All lines from the one that mentions "12345678901234567890123456789012345678901234" through the last of the entries below must be copied exactly, with both ends kept.

Dataset:
===============
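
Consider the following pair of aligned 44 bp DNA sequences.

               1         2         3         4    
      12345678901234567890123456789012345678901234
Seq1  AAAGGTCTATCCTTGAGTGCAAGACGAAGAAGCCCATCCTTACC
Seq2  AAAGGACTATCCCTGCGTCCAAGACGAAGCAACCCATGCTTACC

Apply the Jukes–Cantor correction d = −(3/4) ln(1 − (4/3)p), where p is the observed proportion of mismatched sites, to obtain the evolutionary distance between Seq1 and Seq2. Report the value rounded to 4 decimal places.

Mismatches occur at site 6 (T/A), site 13 (T/C), site 16 (A/C), site 19 (G/C), site 30 (A/C), site 32 (G/A), site 38 (C/G).
p = 7/44 = 0.159091.
d = −0.75 · ln(1 − (4/3)·0.159091) = −0.75 · ln(0.787879) = −0.75 · (-0.238411) = 0.1788.

0.1788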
===============
Task answer:
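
      12345678901234567890123456789012345678901234
Seq1  AAAGGTCTATCCTTGAGTGCAAGACGAAGAAGCCCATCCTTACC
Seq2  AAAGGACTATCCCTGCGTCCAAGACGAAGCAACCCATGCTTACC

Apply the Jukes–Cantor correction d = −(3/4) ln(1 − (4/3)p), where p is the observed proportion of mismatched sites, to obtain the evolutionary distance between Seq1 and Seq2. Report the value rounded to 4 decimal places.

Mismatches occur at site 6 (T/A), site 13 (T/C), site 16 (A/C), site 19 (G/C), site 30 (A/C), site 32 (G/A), site 38 (C/G).
p = 7/44 = 0.159091.
d = −0.75 · ln(1 − (4/3)·0.159091) = −0.75 · ln(0.787879) = −0.75 · (-0.238411) = 0.1788.

0.1788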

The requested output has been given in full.